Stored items
........

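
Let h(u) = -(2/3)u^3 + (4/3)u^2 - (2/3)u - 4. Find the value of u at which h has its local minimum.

1/3

Critical points: h'(u) = -2u^2 + (8/3)u - 2/3 vanishes at u = 1/3, 1.
Since h''(u) = -4u + 8/3, we get h''(1/3) = 4/3 > 0 ⇒ local minimum; h''(1) = -4/3 < 0 ⇒ local maximum.
The local minimum is h(1/3) = -332/81.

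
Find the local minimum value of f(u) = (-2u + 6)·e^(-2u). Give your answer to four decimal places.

Differentiating with the product rule gives f'(u) = (4u - 14)·e^(-2u). Since e^(-2u) > 0, the only critical point is u = 7/2.
f''(7/2) has the same sign as 4 > 0, so this is a local minimum.
f(7/2) = (-1)·e^(-7) ≈ -0.0009.

-0.0009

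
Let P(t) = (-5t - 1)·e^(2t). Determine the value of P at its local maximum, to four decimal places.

0.6165

By the product rule, P'(t) = (-10t - 7)·e^(2t). Since e^(2t) > 0, the only critical point is t = -7/10.
P''(-7/10) has the same sign as -10 < 0, so this is a local maximum.
P(-7/10) = (5/2)·e^(-7/5) ≈ 0.6165.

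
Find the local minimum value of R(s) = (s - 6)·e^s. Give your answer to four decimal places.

R'(s) = 1·e^s + (s - 6)·1·e^s = (s - 5)·e^s. Since e^s > 0, the only critical point is s = 5.
R''(5) has the same sign as 1 > 0, so this is a local minimum.
R(5) = (-1)·e^(5) ≈ -148.4132.

-148.4132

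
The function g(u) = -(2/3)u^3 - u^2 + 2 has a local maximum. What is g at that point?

2

Critical points: g'(u) = -2u^2 - 2u vanishes at u = -1, 0.
Since g''(u) = -4u - 2, we get g''(-1) = 2 > 0 ⇒ local minimum; g''(0) = -2 < 0 ⇒ local maximum.
So the local maximum value is g(0) = 2.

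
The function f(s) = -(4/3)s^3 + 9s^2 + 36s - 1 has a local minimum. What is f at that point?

f'(s) = -4s^2 + 18s + 36 = 0 at s = -3/2, 6.
f''(s) = -8s + 18. f''(-3/2) = 30 > 0 ⇒ local minimum; f''(6) = -30 < 0 ⇒ local maximum.
Thus f has its local minimum at s = -3/2, with value -121/4.

-121/4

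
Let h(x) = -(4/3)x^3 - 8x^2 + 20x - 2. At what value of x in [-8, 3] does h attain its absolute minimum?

The derivative is -4x^2 - 16x + 20, which vanishes at x = -5 and x = 1.
Candidates: h(-8) = 26/3,  h(-5) = -406/3,  h(1) = 26/3,  h(3) = -50.
So the minimum is h(-5) = -406/3.

-5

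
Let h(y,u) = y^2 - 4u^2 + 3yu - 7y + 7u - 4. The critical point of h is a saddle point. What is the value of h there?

∂h/∂y = 2y + 3u - 7 = 0 and ∂h/∂u = 3y - 8u + 7 = 0, so (y, u) = (7/5, 7/5).
The Hessian has h_{yy} = 2, h_{uu} = -8, h_{yu} = 3, giving D = -25 < 0, so the point is a saddle point.
h(7/5, 7/5) = -4.

-4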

........

> TASK REQUIREMENTS
All of the entries above should be transcribed exactly, line for line.

> OUTPUT FOR THIS TASK
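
Let h(u) = -(2/3)u^3 + (4/3)u^2 - (2/3)u - 4. Find the value of u at which h has its local minimum.

1/3

Critical points: h'(u) = -2u^2 + (8/3)u - 2/3 vanishes at u = 1/3, 1.
Since h''(u) = -4u + 8/3, we get h''(1/3) = 4/3 > 0 ⇒ local minimum; h''(1) = -4/3 < 0 ⇒ local maximum.
The local minimum is h(1/3) = -332/81.

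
Find the local minimum value of f(u) = (-2u + 6)·e^(-2u). Give your answer to four decimal places.

Differentiating with the product rule gives f'(u) = (4u - 14)·e^(-2u). Since e^(-2u) > 0, the only critical point is u = 7/2.
f''(7/2) has the same sign as 4 > 0, so this is a local minimum.
f(7/2) = (-1)·e^(-7) ≈ -0.0009.

-0.0009

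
Let P(t) = (-5t - 1)·e^(2t). Determine the value of P at its local maximum, to four decimal places.

0.6165

By the product rule, P'(t) = (-10t - 7)·e^(2t). Since e^(2t) > 0, the only critical point is t = -7/10.
P''(-7/10) has the same sign as -10 < 0, so this is a local maximum.
P(-7/10) = (5/2)·e^(-7/5) ≈ 0.6165.

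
Find the local minimum value of R(s) = (s - 6)·e^s. Give your answer to four decimal places.

R'(s) = 1·e^s + (s - 6)·1·e^s = (s - 5)·e^s. Since e^s > 0, the only critical point is s = 5.
R''(5) has the same sign as 1 > 0, so this is a local minimum.
R(5) = (-1)·e^(5) ≈ -148.4132.

-148.4132

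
The function g(u) = -(2/3)u^3 - u^2 + 2 has a local maximum. What is g at that point?

2

Critical points: g'(u) = -2u^2 - 2u vanishes at u = -1, 0.
Since g''(u) = -4u - 2, we get g''(-1) = 2 > 0 ⇒ local minimum; g''(0) = -2 < 0 ⇒ local maximum.
So the local maximum value is g(0) = 2.

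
The function f(s) = -(4/3)s^3 + 9s^2 + 36s - 1 has a local minimum. What is f at that point?

f'(s) = -4s^2 + 18s + 36 = 0 at s = -3/2, 6.
f''(s) = -8s + 18. f''(-3/2) = 30 > 0 ⇒ local minimum; f''(6) = -30 < 0 ⇒ local maximum.
Thus f has its local minimum at s = -3/2, with value -121/4.

-121/4

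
Let h(x) = -(4/3)x^3 - 8x^2 + 20x - 2. At what value of x in [-8, 3] does h attain its absolute minimum?

The derivative is -4x^2 - 16x + 20, which vanishes at x = -5 and x = 1.
Candidates: h(-8) = 26/3,  h(-5) = -406/3,  h(1) = 26/3,  h(3) = -50.
So the minimum is h(-5) = -406/3.

-5

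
Let h(y,u) = y^2 - 4u^2 + 3yu - 7y + 7u - 4. The critical point of h is a saddle point. What is the value of h there?

∂h/∂y = 2y + 3u - 7 = 0 and ∂h/∂u = 3y - 8u + 7 = 0, so (y, u) = (7/5, 7/5).
The Hessian has h_{yy} = 2, h_{uu} = -8, h_{yu} = 3, giving D = -25 < 0, so the point is a saddle point.
h(7/5, 7/5) = -4.

-4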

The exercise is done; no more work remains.